### Exercise prompt
The expected answer is every line of the material, reproduced exactly.

### Data for the task
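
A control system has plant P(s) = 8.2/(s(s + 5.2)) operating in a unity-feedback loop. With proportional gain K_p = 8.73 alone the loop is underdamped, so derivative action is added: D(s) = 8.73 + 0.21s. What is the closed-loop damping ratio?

Forward path: (8.73 + 0.21s)·8.2/(s(s+5.2)). The closed-loop characteristic equation is s² + (5.2 + 8.2·0.21)s + 8.2·8.73 = 0.
That is s² + 6.922s + 71.59 = 0, so ω_n = 8.461 rad/s and ζ = 6.922/(2·8.461) = 0.4091.

ζ = 0.409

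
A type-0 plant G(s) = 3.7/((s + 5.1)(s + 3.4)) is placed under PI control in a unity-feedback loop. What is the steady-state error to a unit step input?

0

The PI controller's integrator makes the forward path type 1, so e_ss to a step is zero.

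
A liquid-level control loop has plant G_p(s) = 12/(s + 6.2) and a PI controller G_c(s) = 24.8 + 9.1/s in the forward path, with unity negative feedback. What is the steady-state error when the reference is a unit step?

The open loop G_c(s)G_p(s) has a pole at the origin (type 1), so the static position error constant is infinite and e_ss = 1/(1+∞) = 0.

0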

### Result of the task
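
A control system has plant P(s) = 8.2/(s(s + 5.2)) operating in a unity-feedback loop. With proportional gain K_p = 8.73 alone the loop is underdamped, so derivative action is added: D(s) = 8.73 + 0.21s. What is the closed-loop damping ratio?

Forward path: (8.73 + 0.21s)·8.2/(s(s+5.2)). The closed-loop characteristic equation is s² + (5.2 + 8.2·0.21)s + 8.2·8.73 = 0.
That is s² + 6.922s + 71.59 = 0, so ω_n = 8.461 rad/s and ζ = 6.922/(2·8.461) = 0.4091.

ζ = 0.409

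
A type-0 plant G(s) = 3.7/((s + 5.1)(s + 3.4)) is placed under PI control in a unity-feedback loop. What is the steady-state error to a unit step input?

0

The PI controller's integrator makes the forward path type 1, so e_ss to a step is zero.

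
A liquid-level control loop has plant G_p(s) = 12/(s + 6.2) and a PI controller G_c(s) = 24.8 + 9.1/s in the forward path, with unity negative feedback. What is the steady-state error when the reference is a unit step?

The open loop G_c(s)G_p(s) has a pole at the origin (type 1), so the static position error constant is infinite and e_ss = 1/(1+∞) = 0.

0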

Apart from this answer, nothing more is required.